▸ Exercise details
Instruction for the entries that follow: retype exactly the lines from the line with "Each day for 7" to the line with "The following loads are run: a hair", both included, and omit all others.

▸ Information supplied
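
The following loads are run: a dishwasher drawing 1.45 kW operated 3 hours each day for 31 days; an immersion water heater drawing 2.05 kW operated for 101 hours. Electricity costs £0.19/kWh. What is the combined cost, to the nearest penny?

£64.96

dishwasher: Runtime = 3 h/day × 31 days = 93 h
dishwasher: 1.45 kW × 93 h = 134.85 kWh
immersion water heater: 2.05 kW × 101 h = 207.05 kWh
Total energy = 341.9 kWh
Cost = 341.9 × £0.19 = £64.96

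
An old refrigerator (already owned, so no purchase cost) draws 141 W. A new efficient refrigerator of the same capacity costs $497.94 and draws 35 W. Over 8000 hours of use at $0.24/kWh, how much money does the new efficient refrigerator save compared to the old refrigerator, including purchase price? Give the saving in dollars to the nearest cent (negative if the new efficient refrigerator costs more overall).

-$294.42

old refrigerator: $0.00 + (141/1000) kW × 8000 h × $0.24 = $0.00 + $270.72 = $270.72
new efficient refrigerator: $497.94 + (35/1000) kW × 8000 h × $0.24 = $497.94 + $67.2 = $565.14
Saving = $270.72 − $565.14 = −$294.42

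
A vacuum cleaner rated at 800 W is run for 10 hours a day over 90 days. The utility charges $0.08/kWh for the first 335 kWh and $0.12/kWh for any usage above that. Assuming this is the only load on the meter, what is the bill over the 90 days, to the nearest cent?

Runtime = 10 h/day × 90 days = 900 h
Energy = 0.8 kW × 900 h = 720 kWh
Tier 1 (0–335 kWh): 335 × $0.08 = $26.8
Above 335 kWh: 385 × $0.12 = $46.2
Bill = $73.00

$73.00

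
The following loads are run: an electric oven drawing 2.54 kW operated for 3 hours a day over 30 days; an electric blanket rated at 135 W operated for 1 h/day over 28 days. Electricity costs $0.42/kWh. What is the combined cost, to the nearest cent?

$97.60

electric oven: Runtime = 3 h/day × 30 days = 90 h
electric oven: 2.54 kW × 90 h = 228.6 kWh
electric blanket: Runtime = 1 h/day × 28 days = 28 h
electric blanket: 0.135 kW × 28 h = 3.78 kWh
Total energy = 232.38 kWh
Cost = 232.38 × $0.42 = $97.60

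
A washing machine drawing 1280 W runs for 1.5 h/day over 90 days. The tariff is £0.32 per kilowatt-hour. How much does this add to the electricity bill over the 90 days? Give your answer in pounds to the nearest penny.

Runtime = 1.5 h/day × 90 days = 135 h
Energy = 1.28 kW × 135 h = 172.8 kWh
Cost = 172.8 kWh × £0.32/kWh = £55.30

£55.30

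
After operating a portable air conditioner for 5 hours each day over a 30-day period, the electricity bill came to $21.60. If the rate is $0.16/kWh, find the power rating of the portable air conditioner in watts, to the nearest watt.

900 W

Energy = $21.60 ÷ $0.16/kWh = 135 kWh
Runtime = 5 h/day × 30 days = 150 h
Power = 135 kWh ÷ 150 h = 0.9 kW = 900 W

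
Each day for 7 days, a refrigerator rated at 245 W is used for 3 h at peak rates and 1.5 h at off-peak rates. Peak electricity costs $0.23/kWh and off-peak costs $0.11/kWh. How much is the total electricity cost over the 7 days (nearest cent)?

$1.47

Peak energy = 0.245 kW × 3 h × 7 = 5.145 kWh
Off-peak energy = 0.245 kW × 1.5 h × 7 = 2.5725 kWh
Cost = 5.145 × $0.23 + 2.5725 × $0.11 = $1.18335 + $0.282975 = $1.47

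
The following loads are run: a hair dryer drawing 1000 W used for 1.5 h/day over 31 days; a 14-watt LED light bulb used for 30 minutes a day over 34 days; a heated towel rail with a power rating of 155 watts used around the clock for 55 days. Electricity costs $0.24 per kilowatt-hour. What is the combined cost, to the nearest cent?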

* * *

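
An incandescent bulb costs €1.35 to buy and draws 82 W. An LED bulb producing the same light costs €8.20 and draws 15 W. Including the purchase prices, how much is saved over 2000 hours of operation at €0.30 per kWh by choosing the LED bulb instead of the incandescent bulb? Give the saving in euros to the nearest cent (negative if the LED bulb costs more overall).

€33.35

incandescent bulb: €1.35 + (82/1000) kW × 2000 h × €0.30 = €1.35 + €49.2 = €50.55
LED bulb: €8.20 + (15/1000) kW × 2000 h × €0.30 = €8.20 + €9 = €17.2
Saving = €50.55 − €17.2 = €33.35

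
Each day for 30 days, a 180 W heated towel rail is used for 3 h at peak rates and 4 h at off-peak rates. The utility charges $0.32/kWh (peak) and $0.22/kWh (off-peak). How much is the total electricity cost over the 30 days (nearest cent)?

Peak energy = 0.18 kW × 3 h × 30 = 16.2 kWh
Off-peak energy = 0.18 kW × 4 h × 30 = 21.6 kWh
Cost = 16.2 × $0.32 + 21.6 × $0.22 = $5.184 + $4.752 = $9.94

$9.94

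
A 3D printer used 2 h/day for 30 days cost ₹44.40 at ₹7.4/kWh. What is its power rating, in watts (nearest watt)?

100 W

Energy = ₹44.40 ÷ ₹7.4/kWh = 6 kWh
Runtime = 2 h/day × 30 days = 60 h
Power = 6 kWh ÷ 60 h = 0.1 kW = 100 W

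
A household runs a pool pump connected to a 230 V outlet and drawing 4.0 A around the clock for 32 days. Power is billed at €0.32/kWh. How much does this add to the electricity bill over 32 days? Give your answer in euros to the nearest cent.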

▸ Response to this exercise
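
Each day for 7 days, a refrigerator rated at 245 W is used for 3 h at peak rates and 1.5 h at off-peak rates. Peak electricity costs $0.23/kWh and off-peak costs $0.11/kWh. How much is the total electricity cost over the 7 days (nearest cent)?

$1.47

Peak energy = 0.245 kW × 3 h × 7 = 5.145 kWh
Off-peak energy = 0.245 kW × 1.5 h × 7 = 2.5725 kWh
Cost = 5.145 × $0.23 + 2.5725 × $0.11 = $1.18335 + $0.282975 = $1.47

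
The following loads are run: a hair dryer drawing 1000 W used for 1.5 h/day over 31 days; a 14-watt LED light bulb used for 30 minutes a day over 34 days; a heated towel rail with a power rating of 155 watts used around the clock for 55 days. Electricity costs $0.24 per kilowatt-hour. What is the combined cost, to the nearest cent?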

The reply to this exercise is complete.